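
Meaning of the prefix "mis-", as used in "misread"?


Prefix: mis-
Example: misread = mis- + read
Meaning = wrongly


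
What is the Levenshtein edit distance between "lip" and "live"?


Word 1: "lip" (length 3)
Word 2: "live" (length 4)
One optimal edit sequence (insert/delete/substitute each cost 1):
  1. keep 'l'
  2. keep 'i'
  3. insert 'v'  (+1)
  4. substitute 'p' -> 'e'  (+1)
Total edit operations: 2
Edit distance = 2


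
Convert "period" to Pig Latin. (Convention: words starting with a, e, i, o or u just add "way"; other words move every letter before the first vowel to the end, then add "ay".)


Word: "period"
Starts with consonant(s) → move to end, add 'ay'
Consonant cluster: "p"
Pig Latin = "eriodpay"


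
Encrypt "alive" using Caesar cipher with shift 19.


Word: "alive"
Shift: 19
Each letter → (letter + shift) mod 26:
  'a' (0) + 19 = 19 → 't'
  'l' (11) + 19 = 4 → 'e'
  'i' (8) + 19 = 1 → 'b'
  'v' (21) + 19 = 14 → 'o'
  'e' (4) + 19 = 23 → 'x'
Result = "tebox"


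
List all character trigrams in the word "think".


Word: "think" (length 5)
Number of trigrams = 5 - 3 + 1 = 3
  Position 0: "thi"
  Position 1: "hin"
  Position 2: "ink"
Trigrams = "thi", "hin", "ink"


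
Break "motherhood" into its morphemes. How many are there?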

::::

▸ ACTIVITY
Exactly as they appear above, set down all of the records once more.

▸ ANSWER TO THIS PROBLEM
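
Meaning of the prefix "mis-", as used in "misread"?


Prefix: mis-
Example: misread = mis- + read
Meaning = wrongly


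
What is the Levenshtein edit distance between "lip" and "live"?


Word 1: "lip" (length 3)
Word 2: "live" (length 4)
One optimal edit sequence (insert/delete/substitute each cost 1):
  1. keep 'l'
  2. keep 'i'
  3. insert 'v'  (+1)
  4. substitute 'p' -> 'e'  (+1)
Total edit operations: 2
Edit distance = 2


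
Convert "period" to Pig Latin. (Convention: words starting with a, e, i, o or u just add "way"; other words move every letter before the first vowel to the end, then add "ay".)


Word: "period"
Starts with consonant(s) → move to end, add 'ay'
Consonant cluster: "p"
Pig Latin = "eriodpay"


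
Encrypt "alive" using Caesar cipher with shift 19.


Word: "alive"
Shift: 19
Each letter → (letter + shift) mod 26:
  'a' (0) + 19 = 19 → 't'
  'l' (11) + 19 = 4 → 'e'
  'i' (8) + 19 = 1 → 'b'
  'v' (21) + 19 = 14 → 'o'
  'e' (4) + 19 = 23 → 'x'
Result = "tebox"


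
List all character trigrams in the word "think".


Word: "think" (length 5)
Number of trigrams = 5 - 3 + 1 = 3
  Position 0: "thi"
  Position 1: "hin"
  Position 2: "ink"
Trigrams = "thi", "hin", "ink"


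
Break "motherhood" into its morphemes. How many are there?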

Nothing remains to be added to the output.